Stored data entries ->
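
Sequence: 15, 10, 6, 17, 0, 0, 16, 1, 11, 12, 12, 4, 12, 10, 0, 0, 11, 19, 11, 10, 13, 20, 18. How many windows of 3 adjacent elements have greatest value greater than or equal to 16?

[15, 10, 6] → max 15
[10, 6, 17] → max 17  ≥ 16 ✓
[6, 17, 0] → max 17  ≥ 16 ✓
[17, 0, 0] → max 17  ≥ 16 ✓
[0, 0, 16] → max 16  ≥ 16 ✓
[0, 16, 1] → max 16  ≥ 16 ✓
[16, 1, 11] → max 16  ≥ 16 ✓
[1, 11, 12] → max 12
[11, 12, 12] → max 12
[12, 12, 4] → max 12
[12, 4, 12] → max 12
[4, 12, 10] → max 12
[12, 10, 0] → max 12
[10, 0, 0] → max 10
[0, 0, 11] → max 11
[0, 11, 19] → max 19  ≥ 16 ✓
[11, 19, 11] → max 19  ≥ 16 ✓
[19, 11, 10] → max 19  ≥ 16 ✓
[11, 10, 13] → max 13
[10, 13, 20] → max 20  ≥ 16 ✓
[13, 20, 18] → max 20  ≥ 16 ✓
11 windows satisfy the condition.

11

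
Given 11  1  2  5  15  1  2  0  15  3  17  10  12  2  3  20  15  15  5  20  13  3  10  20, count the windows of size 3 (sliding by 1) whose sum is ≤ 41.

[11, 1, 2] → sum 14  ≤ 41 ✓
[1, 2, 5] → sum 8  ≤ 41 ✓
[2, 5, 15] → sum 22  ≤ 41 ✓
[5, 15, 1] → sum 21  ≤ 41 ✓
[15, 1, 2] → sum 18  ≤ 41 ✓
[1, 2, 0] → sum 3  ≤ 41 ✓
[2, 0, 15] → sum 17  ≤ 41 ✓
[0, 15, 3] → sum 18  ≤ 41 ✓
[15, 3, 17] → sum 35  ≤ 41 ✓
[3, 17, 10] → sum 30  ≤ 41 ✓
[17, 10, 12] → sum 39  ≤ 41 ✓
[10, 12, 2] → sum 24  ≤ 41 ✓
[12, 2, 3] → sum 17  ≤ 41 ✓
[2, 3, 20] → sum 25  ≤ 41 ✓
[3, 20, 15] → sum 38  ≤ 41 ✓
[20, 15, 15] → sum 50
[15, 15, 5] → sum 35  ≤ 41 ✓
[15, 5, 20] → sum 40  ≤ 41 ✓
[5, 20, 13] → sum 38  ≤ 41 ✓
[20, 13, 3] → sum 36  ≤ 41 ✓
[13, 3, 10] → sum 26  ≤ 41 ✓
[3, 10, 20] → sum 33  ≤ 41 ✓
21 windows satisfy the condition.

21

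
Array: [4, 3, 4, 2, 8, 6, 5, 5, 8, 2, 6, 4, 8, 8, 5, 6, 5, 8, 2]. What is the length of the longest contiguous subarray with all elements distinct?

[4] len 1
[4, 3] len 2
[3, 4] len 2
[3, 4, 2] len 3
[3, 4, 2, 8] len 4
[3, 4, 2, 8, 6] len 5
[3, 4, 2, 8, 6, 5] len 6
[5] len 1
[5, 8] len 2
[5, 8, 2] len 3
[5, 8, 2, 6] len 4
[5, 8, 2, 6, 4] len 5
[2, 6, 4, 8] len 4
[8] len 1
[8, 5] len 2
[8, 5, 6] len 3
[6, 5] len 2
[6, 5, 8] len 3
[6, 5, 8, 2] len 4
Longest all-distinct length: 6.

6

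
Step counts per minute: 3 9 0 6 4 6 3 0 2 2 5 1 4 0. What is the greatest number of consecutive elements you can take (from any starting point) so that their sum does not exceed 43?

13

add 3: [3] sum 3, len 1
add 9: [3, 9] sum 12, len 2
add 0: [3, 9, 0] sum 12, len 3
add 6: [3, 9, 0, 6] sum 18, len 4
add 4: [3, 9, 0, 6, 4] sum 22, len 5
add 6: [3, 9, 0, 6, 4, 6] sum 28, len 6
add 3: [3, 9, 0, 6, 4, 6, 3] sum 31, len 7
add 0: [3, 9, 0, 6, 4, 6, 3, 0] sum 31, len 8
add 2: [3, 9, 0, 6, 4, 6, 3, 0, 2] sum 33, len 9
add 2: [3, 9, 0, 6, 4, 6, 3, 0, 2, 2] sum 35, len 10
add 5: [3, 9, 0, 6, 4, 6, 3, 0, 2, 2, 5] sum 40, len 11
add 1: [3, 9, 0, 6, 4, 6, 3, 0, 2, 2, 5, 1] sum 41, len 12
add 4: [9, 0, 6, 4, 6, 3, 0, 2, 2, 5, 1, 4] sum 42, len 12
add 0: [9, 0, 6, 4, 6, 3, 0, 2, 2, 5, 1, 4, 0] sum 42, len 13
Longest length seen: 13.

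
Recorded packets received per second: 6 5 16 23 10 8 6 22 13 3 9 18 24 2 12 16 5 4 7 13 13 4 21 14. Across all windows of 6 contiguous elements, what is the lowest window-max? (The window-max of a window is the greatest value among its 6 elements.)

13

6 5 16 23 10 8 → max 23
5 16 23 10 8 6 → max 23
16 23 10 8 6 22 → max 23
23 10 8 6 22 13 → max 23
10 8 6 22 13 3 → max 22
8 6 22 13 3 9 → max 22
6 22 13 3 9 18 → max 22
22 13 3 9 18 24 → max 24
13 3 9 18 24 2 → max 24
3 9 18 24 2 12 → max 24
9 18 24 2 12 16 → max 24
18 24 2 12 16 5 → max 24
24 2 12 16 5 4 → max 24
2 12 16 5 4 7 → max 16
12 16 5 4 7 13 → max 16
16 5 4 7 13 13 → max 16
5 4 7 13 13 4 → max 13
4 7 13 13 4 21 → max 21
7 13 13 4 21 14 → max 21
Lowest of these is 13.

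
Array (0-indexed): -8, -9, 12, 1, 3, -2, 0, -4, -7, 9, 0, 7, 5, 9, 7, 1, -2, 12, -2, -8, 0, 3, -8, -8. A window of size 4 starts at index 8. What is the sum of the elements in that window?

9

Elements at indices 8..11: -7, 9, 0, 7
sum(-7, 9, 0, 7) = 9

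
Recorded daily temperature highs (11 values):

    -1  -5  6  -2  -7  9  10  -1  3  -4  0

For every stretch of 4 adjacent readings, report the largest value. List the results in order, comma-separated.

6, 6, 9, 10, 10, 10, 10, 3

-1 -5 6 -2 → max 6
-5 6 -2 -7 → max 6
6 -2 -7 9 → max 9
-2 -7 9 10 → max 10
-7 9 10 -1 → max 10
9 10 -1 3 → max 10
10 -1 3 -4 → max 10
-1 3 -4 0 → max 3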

Required work ->
Please write out all the data above, exactly as it reads.

Your response ->
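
Sequence: 15, 10, 6, 17, 0, 0, 16, 1, 11, 12, 12, 4, 12, 10, 0, 0, 11, 19, 11, 10, 13, 20, 18. How many windows of 3 adjacent elements have greatest value greater than or equal to 16?

[15, 10, 6] → max 15
[10, 6, 17] → max 17  ≥ 16 ✓
[6, 17, 0] → max 17  ≥ 16 ✓
[17, 0, 0] → max 17  ≥ 16 ✓
[0, 0, 16] → max 16  ≥ 16 ✓
[0, 16, 1] → max 16  ≥ 16 ✓
[16, 1, 11] → max 16  ≥ 16 ✓
[1, 11, 12] → max 12
[11, 12, 12] → max 12
[12, 12, 4] → max 12
[12, 4, 12] → max 12
[4, 12, 10] → max 12
[12, 10, 0] → max 12
[10, 0, 0] → max 10
[0, 0, 11] → max 11
[0, 11, 19] → max 19  ≥ 16 ✓
[11, 19, 11] → max 19  ≥ 16 ✓
[19, 11, 10] → max 19  ≥ 16 ✓
[11, 10, 13] → max 13
[10, 13, 20] → max 20  ≥ 16 ✓
[13, 20, 18] → max 20  ≥ 16 ✓
11 windows satisfy the condition.

11

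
Given 11  1  2  5  15  1  2  0  15  3  17  10  12  2  3  20  15  15  5  20  13  3  10  20, count the windows of size 3 (sliding by 1) whose sum is ≤ 41.

[11, 1, 2] → sum 14  ≤ 41 ✓
[1, 2, 5] → sum 8  ≤ 41 ✓
[2, 5, 15] → sum 22  ≤ 41 ✓
[5, 15, 1] → sum 21  ≤ 41 ✓
[15, 1, 2] → sum 18  ≤ 41 ✓
[1, 2, 0] → sum 3  ≤ 41 ✓
[2, 0, 15] → sum 17  ≤ 41 ✓
[0, 15, 3] → sum 18  ≤ 41 ✓
[15, 3, 17] → sum 35  ≤ 41 ✓
[3, 17, 10] → sum 30  ≤ 41 ✓
[17, 10, 12] → sum 39  ≤ 41 ✓
[10, 12, 2] → sum 24  ≤ 41 ✓
[12, 2, 3] → sum 17  ≤ 41 ✓
[2, 3, 20] → sum 25  ≤ 41 ✓
[3, 20, 15] → sum 38  ≤ 41 ✓
[20, 15, 15] → sum 50
[15, 15, 5] → sum 35  ≤ 41 ✓
[15, 5, 20] → sum 40  ≤ 41 ✓
[5, 20, 13] → sum 38  ≤ 41 ✓
[20, 13, 3] → sum 36  ≤ 41 ✓
[13, 3, 10] → sum 26  ≤ 41 ✓
[3, 10, 20] → sum 33  ≤ 41 ✓
21 windows satisfy the condition.

21

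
Array: [4, 3, 4, 2, 8, 6, 5, 5, 8, 2, 6, 4, 8, 8, 5, 6, 5, 8, 2]. What is the length of the longest contiguous subarray with all elements distinct?

[4] len 1
[4, 3] len 2
[3, 4] len 2
[3, 4, 2] len 3
[3, 4, 2, 8] len 4
[3, 4, 2, 8, 6] len 5
[3, 4, 2, 8, 6, 5] len 6
[5] len 1
[5, 8] len 2
[5, 8, 2] len 3
[5, 8, 2, 6] len 4
[5, 8, 2, 6, 4] len 5
[2, 6, 4, 8] len 4
[8] len 1
[8, 5] len 2
[8, 5, 6] len 3
[6, 5] len 2
[6, 5, 8] len 3
[6, 5, 8, 2] len 4
Longest all-distinct length: 6.

6

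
Step counts per minute: 3 9 0 6 4 6 3 0 2 2 5 1 4 0. What is the greatest number of consecutive elements you can take (from any starting point) so that their sum does not exceed 43?

13

add 3: [3] sum 3, len 1
add 9: [3, 9] sum 12, len 2
add 0: [3, 9, 0] sum 12, len 3
add 6: [3, 9, 0, 6] sum 18, len 4
add 4: [3, 9, 0, 6, 4] sum 22, len 5
add 6: [3, 9, 0, 6, 4, 6] sum 28, len 6
add 3: [3, 9, 0, 6, 4, 6, 3] sum 31, len 7
add 0: [3, 9, 0, 6, 4, 6, 3, 0] sum 31, len 8
add 2: [3, 9, 0, 6, 4, 6, 3, 0, 2] sum 33, len 9
add 2: [3, 9, 0, 6, 4, 6, 3, 0, 2, 2] sum 35, len 10
add 5: [3, 9, 0, 6, 4, 6, 3, 0, 2, 2, 5] sum 40, len 11
add 1: [3, 9, 0, 6, 4, 6, 3, 0, 2, 2, 5, 1] sum 41, len 12
add 4: [9, 0, 6, 4, 6, 3, 0, 2, 2, 5, 1, 4] sum 42, len 12
add 0: [9, 0, 6, 4, 6, 3, 0, 2, 2, 5, 1, 4, 0] sum 42, len 13
Longest length seen: 13.

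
Recorded packets received per second: 6 5 16 23 10 8 6 22 13 3 9 18 24 2 12 16 5 4 7 13 13 4 21 14. Across all windows of 6 contiguous elements, what is the lowest window-max? (The window-max of a window is the greatest value among its 6 elements.)

13

6 5 16 23 10 8 → max 23
5 16 23 10 8 6 → max 23
16 23 10 8 6 22 → max 23
23 10 8 6 22 13 → max 23
10 8 6 22 13 3 → max 22
8 6 22 13 3 9 → max 22
6 22 13 3 9 18 → max 22
22 13 3 9 18 24 → max 24
13 3 9 18 24 2 → max 24
3 9 18 24 2 12 → max 24
9 18 24 2 12 16 → max 24
18 24 2 12 16 5 → max 24
24 2 12 16 5 4 → max 24
2 12 16 5 4 7 → max 16
12 16 5 4 7 13 → max 16
16 5 4 7 13 13 → max 16
5 4 7 13 13 4 → max 13
4 7 13 13 4 21 → max 21
7 13 13 4 21 14 → max 21
Lowest of these is 13.

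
Array (0-indexed): -8, -9, 12, 1, 3, -2, 0, -4, -7, 9, 0, 7, 5, 9, 7, 1, -2, 12, -2, -8, 0, 3, -8, -8. A window of size 4 starts at index 8. What is the sum of the elements in that window?

9

Elements at indices 8..11: -7, 9, 0, 7
sum(-7, 9, 0, 7) = 9

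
Recorded daily temperature highs (11 values):

    -1  -5  6  -2  -7  9  10  -1  3  -4  0

For every stretch of 4 adjacent readings, report the largest value. List the results in order, comma-separated.

6, 6, 9, 10, 10, 10, 10, 3

-1 -5 6 -2 → max 6
-5 6 -2 -7 → max 6
6 -2 -7 9 → max 9
-2 -7 9 10 → max 10
-7 9 10 -1 → max 10
9 10 -1 3 → max 10
10 -1 3 -4 → max 10
-1 3 -4 0 → max 3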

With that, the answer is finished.